(Collected data)
★ ★ ★ ★ ★ ★ ★

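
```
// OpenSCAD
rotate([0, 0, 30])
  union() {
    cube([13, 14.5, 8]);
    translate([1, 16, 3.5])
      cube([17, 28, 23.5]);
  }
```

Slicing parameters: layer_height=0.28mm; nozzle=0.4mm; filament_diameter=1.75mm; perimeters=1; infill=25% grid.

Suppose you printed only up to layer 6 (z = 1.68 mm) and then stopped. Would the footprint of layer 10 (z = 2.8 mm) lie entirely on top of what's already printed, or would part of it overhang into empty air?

Compare the two slices. At z = 1.68: the cube (footprint 13×14.5) is included at this height (area 188.50 mm²); the cube at (1, 16) is not intersected at this z (z outside [3.5, 27]); Taking the union: only the 13×14.5 cube is present, so the union is just that shape — area = 188.50 mm²; (whole slice rotated 30° about Z — lengths, areas and connectivity unchanged). At z = 2.8: the cube (footprint 13×14.5) is included at this height (area 188.50 mm²); the cube at (1, 16) does not reach this height (z outside [3.5, 27]); Combining (union): only the 13×14.5 cube is present, so the union is just that shape — area = 188.50 mm²; (rotated 30° about Z; rotation is an isometry so areas/perimeters/island counts are preserved). Checking containment: the cross-section at z = 2.8 is a subset of the cross-section at z = 1.68.

entirely on top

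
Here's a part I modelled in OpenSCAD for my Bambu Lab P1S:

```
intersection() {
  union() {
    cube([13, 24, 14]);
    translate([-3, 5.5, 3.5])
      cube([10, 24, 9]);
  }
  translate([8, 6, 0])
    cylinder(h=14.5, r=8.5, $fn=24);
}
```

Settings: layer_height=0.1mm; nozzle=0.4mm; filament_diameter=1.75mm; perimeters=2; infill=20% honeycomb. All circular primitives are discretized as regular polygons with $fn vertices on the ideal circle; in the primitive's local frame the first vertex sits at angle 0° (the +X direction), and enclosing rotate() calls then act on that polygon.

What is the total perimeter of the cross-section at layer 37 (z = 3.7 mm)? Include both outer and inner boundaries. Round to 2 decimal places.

49.52 mm

At z = 3.7 mm: the cube is present — its section is the full 13×24 rectangle (perimeter 74.00 mm); the cube at (-3, 5.5) (footprint 10×24) is included at this height (perimeter 68.00 mm); Taking the union: the regions partially overlap (shared area 129.50 mm²), so the edge portions inside another operand are dropped and the merged outline is re-measured after clipping — boundary = 91.00 mm; the cylinder at (8, 6): section is a regular 24-gon, circumradius r=8.5 (perimeter = 2·24·8.500·sin(180°/24) = 53.25 mm); Keeping only the common overlap: the r=8.5 cylinder at (8, 6) partially overlaps the result so far; clipping to the common part keeps 171.19 mm² — boundary = 49.52 mm. Overall, the cross-section is a single solid region. Total boundary length (outer) = 49.52 mm.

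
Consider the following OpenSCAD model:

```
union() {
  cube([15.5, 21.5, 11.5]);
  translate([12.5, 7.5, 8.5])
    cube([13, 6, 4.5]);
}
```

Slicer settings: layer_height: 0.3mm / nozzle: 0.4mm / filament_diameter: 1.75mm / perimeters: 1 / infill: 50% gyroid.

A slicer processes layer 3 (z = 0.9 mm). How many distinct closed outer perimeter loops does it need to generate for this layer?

At z = 0.9 mm: the 15.5×21.5 cube contributes its full rectangle; the cube at (12.5, 7.5) is absent (z outside [8.5, 13]); Merging all regions: only the 15.5×21.5 cube is present, so the union is just that shape — 1 connected region. The result has 1 disconnected region.

1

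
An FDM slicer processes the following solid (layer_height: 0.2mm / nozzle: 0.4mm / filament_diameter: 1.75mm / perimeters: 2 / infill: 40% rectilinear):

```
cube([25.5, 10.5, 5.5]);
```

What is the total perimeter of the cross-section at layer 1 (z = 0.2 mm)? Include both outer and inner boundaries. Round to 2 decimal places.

At z = 0.2 mm: the cube (footprint 25.5×10.5) is included at this height (perimeter 72.00 mm). Overall, the cross-section is a single solid region. Total boundary length (outer) = 72.00 mm.

72.00 mm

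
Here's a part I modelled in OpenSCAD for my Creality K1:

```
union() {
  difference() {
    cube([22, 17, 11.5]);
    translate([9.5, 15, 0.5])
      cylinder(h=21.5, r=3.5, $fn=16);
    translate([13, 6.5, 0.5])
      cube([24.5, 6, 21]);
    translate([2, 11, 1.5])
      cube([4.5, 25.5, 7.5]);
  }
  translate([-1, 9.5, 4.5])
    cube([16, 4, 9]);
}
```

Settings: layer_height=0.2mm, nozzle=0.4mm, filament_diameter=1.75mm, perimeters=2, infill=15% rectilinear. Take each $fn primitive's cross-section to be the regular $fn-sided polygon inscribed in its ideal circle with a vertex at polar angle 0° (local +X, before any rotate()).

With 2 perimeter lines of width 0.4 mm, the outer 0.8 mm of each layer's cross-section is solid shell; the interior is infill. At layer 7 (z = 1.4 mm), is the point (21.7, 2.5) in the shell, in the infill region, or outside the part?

shell

At z = 1.4 mm: the cube (footprint 22×17) is included at this height; the cylinder at (9.5, 15): section is a regular 16-gon, circumradius r=3.5; the 24.5×6 cube at (13, 6.5) contributes its full rectangle; the cube at (2, 11) does not reach this height (z outside [1.5, 9]); Taking the first minus the rest: starting from the 22×17 cube, the r=3.5 cylinder at (9.5, 15) partially overlaps it — only the 31.75 mm² overlap (of its 37.50 mm²) is removed, clipping the outline; the 24.5×6 cube at (13, 6.5) partially overlaps it — only the 54.00 mm² overlap (of its 147.00 mm²) is removed, clipping the outline — 1 connected region; the cube at (-1, 9.5) is not intersected at this z (z outside [4.5, 13.5]); Taking the union: only the result so far is present, so the union is just that shape — 1 connected region. Overall, the cross-section is a single solid region. The nearest boundary edge runs (22.00, 6.50)→(22.00, 0.00); distance from the point to it = 0.30 mm. The point is inside the cross-section, 0.30 mm from the nearest boundary — within the 0.8 mm shell band (2 × 0.4).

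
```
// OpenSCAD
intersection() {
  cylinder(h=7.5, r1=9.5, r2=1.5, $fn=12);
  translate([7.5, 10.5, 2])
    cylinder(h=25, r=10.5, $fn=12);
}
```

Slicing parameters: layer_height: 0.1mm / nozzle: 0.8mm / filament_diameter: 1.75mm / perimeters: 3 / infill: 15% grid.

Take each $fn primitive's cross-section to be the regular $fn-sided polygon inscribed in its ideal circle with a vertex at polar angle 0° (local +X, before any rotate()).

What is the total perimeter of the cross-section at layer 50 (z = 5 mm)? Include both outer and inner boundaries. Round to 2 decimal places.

11.36 mm

At z = 5 mm: the cone contributes a regular 12-gon of circumradius 4.167 (interpolated between r1=9.5 and r2=1.5 at t=0.667) (perimeter = 2·12·4.167·sin(180°/12) = 25.88 mm); the r=10.5 cylinder at (7.5, 10.5) contributes a regular 12-gon of circumradius 10.5 (perimeter = 2·12·10.500·sin(180°/12) = 65.22 mm); Taking the intersection: the r=10.5 cylinder at (7.5, 10.5) partially overlaps the cone; clipping to the common part keeps 5.34 mm² — boundary = 11.36 mm. Overall, the cross-section is a single solid region. Total boundary length (outer) = 11.36 mm.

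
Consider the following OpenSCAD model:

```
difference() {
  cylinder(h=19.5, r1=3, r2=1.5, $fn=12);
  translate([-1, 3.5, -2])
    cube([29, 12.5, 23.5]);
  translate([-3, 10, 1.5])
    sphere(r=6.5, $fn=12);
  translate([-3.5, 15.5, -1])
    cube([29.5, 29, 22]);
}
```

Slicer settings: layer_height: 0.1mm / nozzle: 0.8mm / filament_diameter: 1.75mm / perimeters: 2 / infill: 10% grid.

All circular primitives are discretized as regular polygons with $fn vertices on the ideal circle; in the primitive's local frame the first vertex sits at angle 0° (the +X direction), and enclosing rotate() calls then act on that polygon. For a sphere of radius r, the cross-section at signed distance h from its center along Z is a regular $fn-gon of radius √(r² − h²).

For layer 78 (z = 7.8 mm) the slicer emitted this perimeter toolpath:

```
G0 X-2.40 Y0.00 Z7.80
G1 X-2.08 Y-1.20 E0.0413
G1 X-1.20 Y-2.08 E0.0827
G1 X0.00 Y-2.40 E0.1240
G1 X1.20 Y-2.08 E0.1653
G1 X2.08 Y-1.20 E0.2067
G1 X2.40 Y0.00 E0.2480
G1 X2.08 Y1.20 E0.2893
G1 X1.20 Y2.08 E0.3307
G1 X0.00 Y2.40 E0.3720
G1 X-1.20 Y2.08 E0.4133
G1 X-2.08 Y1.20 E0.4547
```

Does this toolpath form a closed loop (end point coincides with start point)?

Start point (G0): (-2.40, 0.00). End point (last G1): the path does not return to the start — open.

no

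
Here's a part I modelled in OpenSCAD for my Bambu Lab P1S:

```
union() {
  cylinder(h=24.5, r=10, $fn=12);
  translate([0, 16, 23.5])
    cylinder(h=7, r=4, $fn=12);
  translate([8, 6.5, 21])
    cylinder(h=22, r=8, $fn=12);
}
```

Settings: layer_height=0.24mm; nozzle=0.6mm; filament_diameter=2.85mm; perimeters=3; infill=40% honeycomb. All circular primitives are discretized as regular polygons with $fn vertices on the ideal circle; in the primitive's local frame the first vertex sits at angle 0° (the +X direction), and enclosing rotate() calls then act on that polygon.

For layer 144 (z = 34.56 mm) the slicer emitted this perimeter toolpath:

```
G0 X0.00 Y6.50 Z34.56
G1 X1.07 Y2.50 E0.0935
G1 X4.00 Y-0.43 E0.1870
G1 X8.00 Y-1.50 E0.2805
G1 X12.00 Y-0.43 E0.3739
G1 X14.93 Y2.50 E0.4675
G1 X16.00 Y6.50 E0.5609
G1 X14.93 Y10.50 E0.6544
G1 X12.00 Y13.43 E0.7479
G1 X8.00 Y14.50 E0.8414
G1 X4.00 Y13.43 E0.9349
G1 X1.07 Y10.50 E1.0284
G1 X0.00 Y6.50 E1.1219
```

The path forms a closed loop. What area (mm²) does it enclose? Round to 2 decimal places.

Apply the shoelace formula to the sequence of (X, Y) vertices; enclosed area = 192.05 mm².

192.05 mm²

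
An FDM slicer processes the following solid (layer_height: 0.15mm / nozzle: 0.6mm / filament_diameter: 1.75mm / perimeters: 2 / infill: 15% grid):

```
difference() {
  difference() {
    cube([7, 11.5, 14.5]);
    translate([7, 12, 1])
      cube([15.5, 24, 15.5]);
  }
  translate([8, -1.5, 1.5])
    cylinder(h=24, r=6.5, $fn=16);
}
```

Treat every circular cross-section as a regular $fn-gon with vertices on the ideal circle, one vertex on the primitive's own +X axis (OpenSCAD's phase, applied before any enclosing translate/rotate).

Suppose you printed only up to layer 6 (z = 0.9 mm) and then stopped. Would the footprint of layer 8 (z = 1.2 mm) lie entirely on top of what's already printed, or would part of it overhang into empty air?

entirely on top

Compare the two slices. At z = 0.9: the 7×11.5 cube contributes its full rectangle (area 80.50 mm²); the cube at (7, 12) does not reach this height (z outside [1, 16.5]); After the difference (first − rest): none of the subtracted shapes is present at this height, so the 7×11.5 cube is unchanged — area = 80.50 mm²; the cylinder at (8, -1.5) does not reach this height (z outside [1.5, 25.5]); After the difference (first − rest): none of the subtracted shapes is present at this height, so the result so far is unchanged — area = 80.50 mm². At z = 1.2: the cube (footprint 7×11.5) is included at this height (area 80.50 mm²); the cube at (7, 12) is present — its section is the full 15.5×24 rectangle (area 372.00 mm²); Subtracting the remaining from the first: starting from the 7×11.5 cube (80.50 mm²), the 15.5×24 cube at (7, 12) misses the remaining region (no effect) — area = 80.50 mm²; the cylinder at (8, -1.5) does not reach this height (z outside [1.5, 25.5]); Subtracting the remaining from the first: none of the subtracted shapes is present at this height, so the result so far is unchanged — area = 80.50 mm². Checking containment: the cross-section at z = 1.2 is a subset of the cross-section at z = 0.9.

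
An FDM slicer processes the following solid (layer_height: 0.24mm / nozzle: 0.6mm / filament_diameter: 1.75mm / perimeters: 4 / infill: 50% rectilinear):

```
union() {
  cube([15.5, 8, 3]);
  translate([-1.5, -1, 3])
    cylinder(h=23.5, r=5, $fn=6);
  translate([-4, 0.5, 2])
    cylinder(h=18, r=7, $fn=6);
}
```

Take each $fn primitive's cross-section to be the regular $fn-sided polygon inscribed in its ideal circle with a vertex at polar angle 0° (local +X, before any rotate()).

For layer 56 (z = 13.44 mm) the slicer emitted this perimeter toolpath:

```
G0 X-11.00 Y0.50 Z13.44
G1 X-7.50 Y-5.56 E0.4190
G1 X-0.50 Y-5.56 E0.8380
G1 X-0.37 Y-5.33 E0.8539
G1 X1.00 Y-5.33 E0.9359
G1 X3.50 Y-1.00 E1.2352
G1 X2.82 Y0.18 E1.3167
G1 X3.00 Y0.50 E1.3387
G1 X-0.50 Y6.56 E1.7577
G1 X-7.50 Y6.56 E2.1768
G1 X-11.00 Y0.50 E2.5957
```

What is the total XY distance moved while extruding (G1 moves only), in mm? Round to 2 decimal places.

43.36 mm

Sum the Euclidean lengths of each G1 segment: total = 43.36 mm.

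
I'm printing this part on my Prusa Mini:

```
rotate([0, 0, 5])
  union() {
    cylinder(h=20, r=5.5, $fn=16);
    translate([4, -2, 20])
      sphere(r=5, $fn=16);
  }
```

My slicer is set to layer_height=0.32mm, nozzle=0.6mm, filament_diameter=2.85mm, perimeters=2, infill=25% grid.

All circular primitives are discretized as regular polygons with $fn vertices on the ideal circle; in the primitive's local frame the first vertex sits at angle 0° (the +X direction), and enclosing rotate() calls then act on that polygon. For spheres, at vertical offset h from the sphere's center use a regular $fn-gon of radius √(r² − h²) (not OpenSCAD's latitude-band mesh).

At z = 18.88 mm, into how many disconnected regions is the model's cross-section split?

1

At z = 18.88 mm: the r=5.5 cylinder contributes a regular 16-gon of circumradius 5.5; the r=5 sphere at (4, -2) slices to a regular 16-gon of circumradius 4.873 (√(r²−h²) with h=1.12 from center); Taking the union: the regions partially overlap (shared area 37.88 mm²), so overlapping operands fuse into one piece — 1 connected region; (whole slice rotated 5° about Z — lengths, areas and connectivity unchanged). The result has 1 disconnected region.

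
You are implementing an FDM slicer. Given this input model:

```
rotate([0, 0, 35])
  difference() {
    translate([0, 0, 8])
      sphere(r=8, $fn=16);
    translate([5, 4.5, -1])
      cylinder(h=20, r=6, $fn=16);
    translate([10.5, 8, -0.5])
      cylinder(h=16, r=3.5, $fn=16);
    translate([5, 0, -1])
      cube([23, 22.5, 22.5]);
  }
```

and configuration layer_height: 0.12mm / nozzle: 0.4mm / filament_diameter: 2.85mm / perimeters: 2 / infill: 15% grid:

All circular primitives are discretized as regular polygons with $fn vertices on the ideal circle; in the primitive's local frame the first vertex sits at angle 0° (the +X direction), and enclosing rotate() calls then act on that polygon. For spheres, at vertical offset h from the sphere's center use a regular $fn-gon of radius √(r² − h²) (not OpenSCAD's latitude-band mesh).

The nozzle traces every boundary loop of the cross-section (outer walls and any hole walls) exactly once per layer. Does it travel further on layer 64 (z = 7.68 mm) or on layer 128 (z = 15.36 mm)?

Layer 64 (z = 7.68): the r=8 sphere contributes a regular 16-gon of circumradius √(8²−0.32²) = 7.994 (perimeter = 2·16·7.994·sin(180°/16) = 49.90 mm); the r=6 cylinder at (5, 4.5) gives a regular 16-gon of circumradius 6 (constant along its height) (perimeter = 2·16·6.000·sin(180°/16) = 37.46 mm); the r=3.5 cylinder at (10.5, 8) gives a regular 16-gon of circumradius 3.5 (constant along its height) (perimeter = 2·16·3.500·sin(180°/16) = 21.85 mm); the cube at (5, 0) is present — its section is the full 23×22.5 rectangle (perimeter 91.00 mm); After the difference (first − rest): starting from the r=8 sphere, the r=6 cylinder at (5, 4.5) partially overlaps it — only the 59.35 mm² overlap (of its 110.21 mm²) is removed, clipping the outline; the r=3.5 cylinder at (10.5, 8) misses the remaining region (no effect); the 23×22.5 cube at (5, 0) misses the remaining region (no effect) — boundary = 53.09 mm; (whole slice rotated 35° about Z — lengths, areas and connectivity unchanged). So its perimeter = 53.09 mm. Layer 128 (z = 15.36): the r=8 sphere contributes a regular 16-gon of circumradius √(8²−7.36²) = 3.135 (perimeter = 2·16·3.135·sin(180°/16) = 19.57 mm); the r=6 cylinder at (5, 4.5) contributes a regular 16-gon of circumradius 6 (perimeter = 2·16·6.000·sin(180°/16) = 37.46 mm); the cylinder at (10.5, 8): section is a regular 16-gon, circumradius r=3.5 (perimeter = 2·16·3.500·sin(180°/16) = 21.85 mm); the cube at (5, 0) (footprint 23×22.5) is included at this height (perimeter 91.00 mm); Taking the first minus the rest: starting from the r=8 sphere, the r=6 cylinder at (5, 4.5) partially overlaps it — only the 8.77 mm² overlap (of its 110.21 mm²) is removed, clipping the outline; the r=3.5 cylinder at (10.5, 8) misses the remaining region (no effect); the 23×22.5 cube at (5, 0) misses the remaining region (no effect) — boundary = 18.57 mm; (whole slice rotated 35° about Z — lengths, areas and connectivity unchanged). So its perimeter = 18.57 mm. Layer 64 is larger (53.09 vs 18.57 mm).

layer 64 (z = 7.68 mm)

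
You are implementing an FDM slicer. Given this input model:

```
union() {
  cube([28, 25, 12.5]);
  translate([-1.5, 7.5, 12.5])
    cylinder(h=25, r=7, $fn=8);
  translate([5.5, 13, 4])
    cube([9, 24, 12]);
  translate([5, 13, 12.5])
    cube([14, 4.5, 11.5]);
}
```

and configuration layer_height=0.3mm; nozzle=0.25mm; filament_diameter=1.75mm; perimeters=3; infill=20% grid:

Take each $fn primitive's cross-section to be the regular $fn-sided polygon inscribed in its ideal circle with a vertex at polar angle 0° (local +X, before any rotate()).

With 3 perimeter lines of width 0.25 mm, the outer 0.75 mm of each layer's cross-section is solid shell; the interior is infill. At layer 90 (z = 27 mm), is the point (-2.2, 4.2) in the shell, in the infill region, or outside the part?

infill

At z = 27 mm: the cube does not reach this height (z outside [0, 12.5]); the r=7 cylinder at (-1.5, 7.5) contributes a regular 8-gon of circumradius 7; the cube at (5.5, 13) is absent (z outside [4, 16]); the cube at (5, 13) is not intersected at this z (z outside [12.5, 24]); Merging all regions: only the r=7 cylinder at (-1.5, 7.5) is present, so the union is just that shape — 1 connected region. Overall, the cross-section is a single solid region. The nearest boundary edge runs (-6.45, 2.55)→(-1.50, 0.50); distance from the point to it = 3.15 mm. The point is inside the cross-section and 3.15 mm from the nearest boundary — more than the 0.75 mm shell width (3 × 0.25), so it's in the infill interior.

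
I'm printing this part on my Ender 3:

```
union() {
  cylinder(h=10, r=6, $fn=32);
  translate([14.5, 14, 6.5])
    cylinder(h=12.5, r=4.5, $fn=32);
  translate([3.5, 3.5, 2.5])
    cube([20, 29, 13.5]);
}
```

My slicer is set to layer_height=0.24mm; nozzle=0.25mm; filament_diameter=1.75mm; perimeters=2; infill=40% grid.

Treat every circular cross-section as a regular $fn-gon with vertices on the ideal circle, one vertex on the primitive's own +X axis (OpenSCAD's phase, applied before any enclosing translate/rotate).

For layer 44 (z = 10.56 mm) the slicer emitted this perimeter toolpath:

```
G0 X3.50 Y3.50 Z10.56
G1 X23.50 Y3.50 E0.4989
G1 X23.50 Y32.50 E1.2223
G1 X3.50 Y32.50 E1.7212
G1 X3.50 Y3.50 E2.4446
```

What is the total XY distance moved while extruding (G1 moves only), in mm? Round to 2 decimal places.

Sum the Euclidean lengths of each G1 segment: total = 98.00 mm.

98.00 mm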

★ ★ ★ ★ ★ ★ ★

* [Assignment]: For each line of the data that has the word "rectilinear", report that line.

* [Task output]:
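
An FDM slicer processes the following solid (layer_height: 0.2mm / nozzle: 0.4mm / filament_diameter: 1.75mm / perimeters: 2 / infill: 40% rectilinear):
Settings: layer_height=0.2mm, nozzle=0.4mm, filament_diameter=1.75mm, perimeters=2, infill=15% rectilinear. Take each $fn primitive's cross-section to be the regular $fn-sided polygon inscribed in its ideal circle with a vertex at polar angle 0° (local +X, before any rotate()).
An FDM slicer processes the following solid (layer_height: 0.24mm / nozzle: 0.6mm / filament_diameter: 1.75mm / perimeters: 4 / infill: 50% rectilinear):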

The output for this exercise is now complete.